ACTION ITEM:
Pull out each line of the records holding the string "adjacency".

***** RECORDS FOR THE EXERCISE

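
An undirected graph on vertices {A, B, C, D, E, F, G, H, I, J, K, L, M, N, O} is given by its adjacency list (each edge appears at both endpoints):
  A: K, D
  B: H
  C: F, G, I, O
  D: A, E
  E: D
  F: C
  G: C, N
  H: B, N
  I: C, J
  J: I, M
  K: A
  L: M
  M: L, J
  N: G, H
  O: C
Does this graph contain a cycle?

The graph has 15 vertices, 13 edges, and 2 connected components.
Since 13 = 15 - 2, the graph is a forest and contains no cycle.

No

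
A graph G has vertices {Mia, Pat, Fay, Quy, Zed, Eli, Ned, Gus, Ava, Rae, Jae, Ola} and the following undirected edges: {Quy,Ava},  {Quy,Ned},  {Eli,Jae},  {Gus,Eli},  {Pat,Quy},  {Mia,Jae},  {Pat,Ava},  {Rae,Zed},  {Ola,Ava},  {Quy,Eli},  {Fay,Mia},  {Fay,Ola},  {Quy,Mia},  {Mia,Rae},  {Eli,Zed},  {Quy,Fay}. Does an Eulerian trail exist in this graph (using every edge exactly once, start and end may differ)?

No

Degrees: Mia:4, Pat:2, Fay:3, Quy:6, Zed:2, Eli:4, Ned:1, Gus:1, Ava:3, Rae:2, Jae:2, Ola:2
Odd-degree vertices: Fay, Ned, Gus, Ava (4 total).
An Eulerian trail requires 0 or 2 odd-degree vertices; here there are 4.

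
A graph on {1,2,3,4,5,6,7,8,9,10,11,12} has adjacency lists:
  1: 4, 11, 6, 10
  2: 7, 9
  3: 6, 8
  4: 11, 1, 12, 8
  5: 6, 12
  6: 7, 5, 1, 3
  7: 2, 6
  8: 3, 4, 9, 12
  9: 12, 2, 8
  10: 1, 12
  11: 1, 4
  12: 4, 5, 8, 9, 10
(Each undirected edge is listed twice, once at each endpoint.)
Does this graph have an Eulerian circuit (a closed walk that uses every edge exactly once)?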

**********

SOLVED PROBLEM:
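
An undirected graph on vertices {A, B, C, D, E, F, G, H, I, J, K, L, M, N, O} is given by its adjacency list (each edge appears at both endpoints):
A graph on {1,2,3,4,5,6,7,8,9,10,11,12} has adjacency lists: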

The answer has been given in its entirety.